== Segment start ==
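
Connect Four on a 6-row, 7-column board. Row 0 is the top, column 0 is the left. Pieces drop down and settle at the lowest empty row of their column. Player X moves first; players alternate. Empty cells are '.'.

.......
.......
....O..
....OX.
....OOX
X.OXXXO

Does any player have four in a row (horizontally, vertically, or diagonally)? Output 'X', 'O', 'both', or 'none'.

none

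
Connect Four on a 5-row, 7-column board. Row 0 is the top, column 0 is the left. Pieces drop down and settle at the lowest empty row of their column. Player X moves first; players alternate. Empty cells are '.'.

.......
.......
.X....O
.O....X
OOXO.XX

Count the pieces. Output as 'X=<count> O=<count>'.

X=5 O=5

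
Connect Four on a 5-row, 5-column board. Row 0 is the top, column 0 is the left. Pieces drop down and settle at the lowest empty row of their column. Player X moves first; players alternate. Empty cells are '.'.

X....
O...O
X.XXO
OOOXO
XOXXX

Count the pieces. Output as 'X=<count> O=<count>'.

X=9 O=8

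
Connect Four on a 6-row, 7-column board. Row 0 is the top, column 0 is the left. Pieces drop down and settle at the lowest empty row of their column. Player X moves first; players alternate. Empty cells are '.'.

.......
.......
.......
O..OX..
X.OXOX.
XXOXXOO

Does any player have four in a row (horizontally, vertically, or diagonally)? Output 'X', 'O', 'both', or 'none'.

none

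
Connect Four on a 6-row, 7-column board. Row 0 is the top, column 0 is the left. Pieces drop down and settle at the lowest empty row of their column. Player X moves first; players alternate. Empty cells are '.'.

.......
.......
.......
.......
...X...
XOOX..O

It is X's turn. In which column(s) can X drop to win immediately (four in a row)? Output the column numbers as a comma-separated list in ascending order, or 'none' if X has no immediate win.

Answer: none

Derivation:
col 0: drop X → no win
col 1: drop X → no win
col 2: drop X → no win
col 3: drop X → no win
col 4: drop X → no win
col 5: drop X → no win
col 6: drop X → no win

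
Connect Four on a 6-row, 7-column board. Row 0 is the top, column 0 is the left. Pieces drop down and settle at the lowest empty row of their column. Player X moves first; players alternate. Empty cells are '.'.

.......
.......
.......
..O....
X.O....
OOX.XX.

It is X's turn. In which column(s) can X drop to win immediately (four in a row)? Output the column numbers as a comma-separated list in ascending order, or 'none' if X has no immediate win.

col 0: drop X → no win
col 1: drop X → no win
col 2: drop X → no win
col 3: drop X → WIN!
col 4: drop X → no win
col 5: drop X → no win
col 6: drop X → no win

Answer: 3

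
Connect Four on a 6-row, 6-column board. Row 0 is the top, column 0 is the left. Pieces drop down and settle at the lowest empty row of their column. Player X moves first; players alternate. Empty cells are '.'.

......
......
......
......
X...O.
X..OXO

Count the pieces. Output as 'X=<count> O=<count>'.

X=3 O=3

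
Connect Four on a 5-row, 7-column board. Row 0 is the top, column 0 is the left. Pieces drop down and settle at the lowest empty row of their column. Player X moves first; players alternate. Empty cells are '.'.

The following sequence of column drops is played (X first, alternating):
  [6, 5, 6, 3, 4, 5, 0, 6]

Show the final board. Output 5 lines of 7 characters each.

Move 1: X drops in col 6, lands at row 4
Move 2: O drops in col 5, lands at row 4
Move 3: X drops in col 6, lands at row 3
Move 4: O drops in col 3, lands at row 4
Move 5: X drops in col 4, lands at row 4
Move 6: O drops in col 5, lands at row 3
Move 7: X drops in col 0, lands at row 4
Move 8: O drops in col 6, lands at row 2

Answer: .......
.......
......O
.....OX
X..OXOX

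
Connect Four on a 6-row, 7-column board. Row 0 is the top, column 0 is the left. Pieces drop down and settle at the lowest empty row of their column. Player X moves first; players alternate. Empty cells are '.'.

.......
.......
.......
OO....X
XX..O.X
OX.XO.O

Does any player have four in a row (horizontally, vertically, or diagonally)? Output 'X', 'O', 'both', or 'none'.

none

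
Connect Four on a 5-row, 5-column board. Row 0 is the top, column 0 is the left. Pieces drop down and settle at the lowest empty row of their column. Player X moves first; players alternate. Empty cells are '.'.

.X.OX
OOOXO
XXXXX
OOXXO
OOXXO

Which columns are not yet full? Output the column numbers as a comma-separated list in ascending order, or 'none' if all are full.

Answer: 0,2

Derivation:
col 0: top cell = '.' → open
col 1: top cell = 'X' → FULL
col 2: top cell = '.' → open
col 3: top cell = 'O' → FULL
col 4: top cell = 'X' → FULL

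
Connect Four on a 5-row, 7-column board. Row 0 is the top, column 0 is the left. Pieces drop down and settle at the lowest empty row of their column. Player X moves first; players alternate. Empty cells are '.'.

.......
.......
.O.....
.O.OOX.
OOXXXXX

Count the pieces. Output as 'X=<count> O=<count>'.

X=6 O=6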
== Segment end ==
WHAT IS NEEDED:
Please restate the records in full, word for word.

EXERCISE RESPONSE:
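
Connect Four on a 6-row, 7-column board. Row 0 is the top, column 0 is the left. Pieces drop down and settle at the lowest empty row of their column. Player X moves first; players alternate. Empty cells are '.'.

.......
.......
....O..
....OX.
....OOX
X.OXXXO

Does any player have four in a row (horizontally, vertically, or diagonally)? Output 'X', 'O', 'both', or 'none'.

none

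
Connect Four on a 5-row, 7-column board. Row 0 is the top, column 0 is the left. Pieces drop down and settle at the lowest empty row of their column. Player X moves first; players alternate. Empty cells are '.'.

.......
.......
.X....O
.O....X
OOXO.XX

Count the pieces. Output as 'X=<count> O=<count>'.

X=5 O=5

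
Connect Four on a 5-row, 5-column board. Row 0 is the top, column 0 is the left. Pieces drop down and settle at the lowest empty row of their column. Player X moves first; players alternate. Empty cells are '.'.

X....
O...O
X.XXO
OOOXO
XOXXX

Count the pieces. Output as 'X=<count> O=<count>'.

X=9 O=8

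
Connect Four on a 6-row, 7-column board. Row 0 is the top, column 0 is the left. Pieces drop down and settle at the lowest empty row of their column. Player X moves first; players alternate. Empty cells are '.'.

.......
.......
.......
O..OX..
X.OXOX.
XXOXXOO

Does any player have four in a row (horizontally, vertically, or diagonally)? Output 'X', 'O', 'both', or 'none'.

none

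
Connect Four on a 6-row, 7-column board. Row 0 is the top, column 0 is the left. Pieces drop down and settle at the lowest empty row of their column. Player X moves first; players alternate. Empty cells are '.'.

.......
.......
.......
.......
...X...
XOOX..O

It is X's turn. In which column(s) can X drop to win immediately (four in a row)? Output the column numbers as a comma-separated list in ascending order, or 'none' if X has no immediate win.

Answer: none

Derivation:
col 0: drop X → no win
col 1: drop X → no win
col 2: drop X → no win
col 3: drop X → no win
col 4: drop X → no win
col 5: drop X → no win
col 6: drop X → no win

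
Connect Four on a 6-row, 7-column board. Row 0 is the top, column 0 is the left. Pieces drop down and settle at the lowest empty row of their column. Player X moves first; players alternate. Empty cells are '.'.

.......
.......
.......
..O....
X.O....
OOX.XX.

It is X's turn. In which column(s) can X drop to win immediately (four in a row)? Output the column numbers as a comma-separated list in ascending order, or 'none' if X has no immediate win.

col 0: drop X → no win
col 1: drop X → no win
col 2: drop X → no win
col 3: drop X → WIN!
col 4: drop X → no win
col 5: drop X → no win
col 6: drop X → no win

Answer: 3

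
Connect Four on a 6-row, 6-column board. Row 0 is the top, column 0 is the left. Pieces drop down and settle at the lowest empty row of their column. Player X moves first; players alternate. Empty cells are '.'.

......
......
......
......
X...O.
X..OXO

Count the pieces. Output as 'X=<count> O=<count>'.

X=3 O=3

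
Connect Four on a 5-row, 7-column board. Row 0 is the top, column 0 is the left. Pieces drop down and settle at the lowest empty row of their column. Player X moves first; players alternate. Empty cells are '.'.

The following sequence of column drops is played (X first, alternating):
  [6, 5, 6, 3, 4, 5, 0, 6]

Show the final board. Output 5 lines of 7 characters each.

Move 1: X drops in col 6, lands at row 4
Move 2: O drops in col 5, lands at row 4
Move 3: X drops in col 6, lands at row 3
Move 4: O drops in col 3, lands at row 4
Move 5: X drops in col 4, lands at row 4
Move 6: O drops in col 5, lands at row 3
Move 7: X drops in col 0, lands at row 4
Move 8: O drops in col 6, lands at row 2

Answer: .......
.......
......O
.....OX
X..OXOX

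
Connect Four on a 6-row, 7-column board. Row 0 is the top, column 0 is the left. Pieces drop down and settle at the lowest empty row of their column. Player X moves first; players alternate. Empty cells are '.'.

.......
.......
.......
OO....X
XX..O.X
OX.XO.O

Does any player have four in a row (horizontally, vertically, or diagonally)? Output 'X', 'O', 'both', or 'none'.

none

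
Connect Four on a 5-row, 5-column board. Row 0 is the top, column 0 is the left. Pieces drop down and settle at the lowest empty row of their column. Player X moves first; players alternate. Empty cells are '.'.

.X.OX
OOOXO
XXXXX
OOXXO
OOXXO

Which columns are not yet full? Output the column numbers as a comma-separated list in ascending order, or 'none' if all are full.

Answer: 0,2

Derivation:
col 0: top cell = '.' → open
col 1: top cell = 'X' → FULL
col 2: top cell = '.' → open
col 3: top cell = 'O' → FULL
col 4: top cell = 'X' → FULL

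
Connect Four on a 5-row, 7-column board. Row 0 is the top, column 0 is the left. Pieces drop down and settle at the lowest empty row of their column. Player X moves first; players alternate. Empty cells are '.'.

.......
.......
.O.....
.O.OOX.
OOXXXXX

Count the pieces. Output as 'X=<count> O=<count>'.

X=6 O=6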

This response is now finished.